*** STUDY MATERIAL Section Begins ***

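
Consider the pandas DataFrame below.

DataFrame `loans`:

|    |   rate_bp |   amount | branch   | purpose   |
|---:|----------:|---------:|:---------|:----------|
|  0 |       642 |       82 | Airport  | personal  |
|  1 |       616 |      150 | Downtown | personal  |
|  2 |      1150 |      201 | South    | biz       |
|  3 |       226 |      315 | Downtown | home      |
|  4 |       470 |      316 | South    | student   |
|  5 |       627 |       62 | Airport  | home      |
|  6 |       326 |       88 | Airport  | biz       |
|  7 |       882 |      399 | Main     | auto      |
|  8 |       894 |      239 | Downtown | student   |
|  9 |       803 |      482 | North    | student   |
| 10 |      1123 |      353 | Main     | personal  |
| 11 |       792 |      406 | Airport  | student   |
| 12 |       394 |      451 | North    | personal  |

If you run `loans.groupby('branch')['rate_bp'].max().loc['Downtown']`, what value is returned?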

*** STUDY MATERIAL Section Ends ***

WHAT NEEDS TO BE DONE:
Beginning at the line with "316 | South" and ending at the last line of the entries, print every line exactly.

EXERCISE ANSWER:
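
|  4 |       470 |      316 | South    | student   |
|  5 |       627 |       62 | Airport  | home      |
|  6 |       326 |       88 | Airport  | biz       |
|  7 |       882 |      399 | Main     | auto      |
|  8 |       894 |      239 | Downtown | student   |
|  9 |       803 |      482 | North    | student   |
| 10 |      1123 |      353 | Main     | personal  |
| 11 |       792 |      406 | Airport  | student   |
| 12 |       394 |      451 | North    | personal  |

If you run `loans.groupby('branch')['rate_bp'].max().loc['Downtown']`, what value is returned?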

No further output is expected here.